--- WORK TASK ---
All entries must be transcribed without a single difference.

____

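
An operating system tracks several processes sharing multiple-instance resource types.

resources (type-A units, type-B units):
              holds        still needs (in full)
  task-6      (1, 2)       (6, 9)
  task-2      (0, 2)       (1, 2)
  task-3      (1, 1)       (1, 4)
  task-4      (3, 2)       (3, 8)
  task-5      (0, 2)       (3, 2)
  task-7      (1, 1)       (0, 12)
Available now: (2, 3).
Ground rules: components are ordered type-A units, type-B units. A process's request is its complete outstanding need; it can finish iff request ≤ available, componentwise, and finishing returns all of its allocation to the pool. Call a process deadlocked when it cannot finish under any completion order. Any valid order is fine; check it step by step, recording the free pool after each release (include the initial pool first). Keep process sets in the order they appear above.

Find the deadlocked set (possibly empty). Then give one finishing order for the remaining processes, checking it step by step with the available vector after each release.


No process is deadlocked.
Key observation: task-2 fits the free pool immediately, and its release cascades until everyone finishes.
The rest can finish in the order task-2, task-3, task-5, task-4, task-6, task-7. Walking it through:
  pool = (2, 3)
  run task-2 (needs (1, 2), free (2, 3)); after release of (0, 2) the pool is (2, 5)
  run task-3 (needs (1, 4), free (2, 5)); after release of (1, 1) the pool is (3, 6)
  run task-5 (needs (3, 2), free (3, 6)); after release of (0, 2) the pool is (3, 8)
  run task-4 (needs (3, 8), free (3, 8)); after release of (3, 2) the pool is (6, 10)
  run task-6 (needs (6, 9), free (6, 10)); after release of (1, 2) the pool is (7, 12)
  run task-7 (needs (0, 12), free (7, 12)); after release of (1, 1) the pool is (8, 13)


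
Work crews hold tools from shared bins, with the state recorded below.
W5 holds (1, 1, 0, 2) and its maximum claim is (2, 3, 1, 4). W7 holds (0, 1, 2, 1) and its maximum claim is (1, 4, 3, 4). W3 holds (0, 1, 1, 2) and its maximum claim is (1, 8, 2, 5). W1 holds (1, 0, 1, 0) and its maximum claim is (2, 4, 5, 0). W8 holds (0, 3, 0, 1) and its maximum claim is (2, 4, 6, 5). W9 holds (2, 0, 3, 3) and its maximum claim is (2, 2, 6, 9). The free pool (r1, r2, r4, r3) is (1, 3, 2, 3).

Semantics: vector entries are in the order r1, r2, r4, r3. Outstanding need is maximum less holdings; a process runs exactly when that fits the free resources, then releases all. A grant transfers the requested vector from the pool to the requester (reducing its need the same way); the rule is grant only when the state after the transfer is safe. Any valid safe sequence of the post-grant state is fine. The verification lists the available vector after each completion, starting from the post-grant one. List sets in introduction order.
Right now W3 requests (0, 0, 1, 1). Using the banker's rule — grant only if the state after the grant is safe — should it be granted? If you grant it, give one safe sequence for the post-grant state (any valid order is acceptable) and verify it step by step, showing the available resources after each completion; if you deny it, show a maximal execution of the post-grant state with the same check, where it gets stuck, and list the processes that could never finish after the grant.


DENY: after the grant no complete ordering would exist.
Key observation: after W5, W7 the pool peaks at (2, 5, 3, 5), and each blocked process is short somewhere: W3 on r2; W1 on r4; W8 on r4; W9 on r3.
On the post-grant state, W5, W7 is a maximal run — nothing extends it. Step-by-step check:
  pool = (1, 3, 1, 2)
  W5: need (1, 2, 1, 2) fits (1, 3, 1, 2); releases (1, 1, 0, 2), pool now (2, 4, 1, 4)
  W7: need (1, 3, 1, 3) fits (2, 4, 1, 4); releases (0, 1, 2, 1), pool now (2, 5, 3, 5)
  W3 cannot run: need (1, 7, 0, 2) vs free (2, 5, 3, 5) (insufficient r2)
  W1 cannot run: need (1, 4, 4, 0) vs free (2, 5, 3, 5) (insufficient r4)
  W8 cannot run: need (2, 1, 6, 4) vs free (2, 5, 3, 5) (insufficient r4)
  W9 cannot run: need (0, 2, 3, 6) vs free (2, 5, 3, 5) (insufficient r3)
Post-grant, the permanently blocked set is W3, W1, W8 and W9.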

____

--- FINISHED EXERCISE ---
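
An operating system tracks several processes sharing multiple-instance resource types.

resources (type-A units, type-B units):
              holds        still needs (in full)
  task-6      (1, 2)       (6, 9)
  task-2      (0, 2)       (1, 2)
  task-3      (1, 1)       (1, 4)
  task-4      (3, 2)       (3, 8)
  task-5      (0, 2)       (3, 2)
  task-7      (1, 1)       (0, 12)
Available now: (2, 3).
Ground rules: components are ordered type-A units, type-B units. A process's request is its complete outstanding need; it can finish iff request ≤ available, componentwise, and finishing returns all of its allocation to the pool. Call a process deadlocked when it cannot finish under any completion order. Any valid order is fine; check it step by step, recording the free pool after each release (include the initial pool first). Keep process sets in the order they appear above.

Find the deadlocked set (possibly empty). Then give one finishing order for the remaining processes, checking it step by step with the available vector after each release.


No process is deadlocked.
Key observation: task-2 fits the free pool immediately, and its release cascades until everyone finishes.
The rest can finish in the order task-2, task-3, task-5, task-4, task-6, task-7. Walking it through:
  pool = (2, 3)
  run task-2 (needs (1, 2), free (2, 3)); after release of (0, 2) the pool is (2, 5)
  run task-3 (needs (1, 4), free (2, 5)); after release of (1, 1) the pool is (3, 6)
  run task-5 (needs (3, 2), free (3, 6)); after release of (0, 2) the pool is (3, 8)
  run task-4 (needs (3, 8), free (3, 8)); after release of (3, 2) the pool is (6, 10)
  run task-6 (needs (6, 9), free (6, 10)); after release of (1, 2) the pool is (7, 12)
  run task-7 (needs (0, 12), free (7, 12)); after release of (1, 1) the pool is (8, 13)


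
Work crews hold tools from shared bins, with the state recorded below.
W5 holds (1, 1, 0, 2) and its maximum claim is (2, 3, 1, 4). W7 holds (0, 1, 2, 1) and its maximum claim is (1, 4, 3, 4). W3 holds (0, 1, 1, 2) and its maximum claim is (1, 8, 2, 5). W1 holds (1, 0, 1, 0) and its maximum claim is (2, 4, 5, 0). W8 holds (0, 3, 0, 1) and its maximum claim is (2, 4, 6, 5). W9 holds (2, 0, 3, 3) and its maximum claim is (2, 2, 6, 9). The free pool (r1, r2, r4, r3) is (1, 3, 2, 3).

Semantics: vector entries are in the order r1, r2, r4, r3. Outstanding need is maximum less holdings; a process runs exactly when that fits the free resources, then releases all. A grant transfers the requested vector from the pool to the requester (reducing its need the same way); the rule is grant only when the state after the transfer is safe. Any valid safe sequence of the post-grant state is fine. The verification lists the available vector after each completion, starting from the post-grant one. List sets in introduction order.
Right now W3 requests (0, 0, 1, 1). Using the banker's rule — grant only if the state after the grant is safe — should it be granted? If you grant it, give one safe sequence for the post-grant state (any valid order is acceptable) and verify it step by step, showing the available resources after each completion; if you deny it, show a maximal execution of the post-grant state with the same check, where it gets stuck, and list the processes that could never finish after the grant.


DENY: after the grant no complete ordering would exist.
Key observation: after W5, W7 the pool peaks at (2, 5, 3, 5), and each blocked process is short somewhere: W3 on r2; W1 on r4; W8 on r4; W9 on r3.
On the post-grant state, W5, W7 is a maximal run — nothing extends it. Step-by-step check:
  pool = (1, 3, 1, 2)
  W5: need (1, 2, 1, 2) fits (1, 3, 1, 2); releases (1, 1, 0, 2), pool now (2, 4, 1, 4)
  W7: need (1, 3, 1, 3) fits (2, 4, 1, 4); releases (0, 1, 2, 1), pool now (2, 5, 3, 5)
  W3 cannot run: need (1, 7, 0, 2) vs free (2, 5, 3, 5) (insufficient r2)
  W1 cannot run: need (1, 4, 4, 0) vs free (2, 5, 3, 5) (insufficient r4)
  W8 cannot run: need (2, 1, 6, 4) vs free (2, 5, 3, 5) (insufficient r4)
  W9 cannot run: need (0, 2, 3, 6) vs free (2, 5, 3, 5) (insufficient r3)
Post-grant, the permanently blocked set is W3, W1, W8 and W9.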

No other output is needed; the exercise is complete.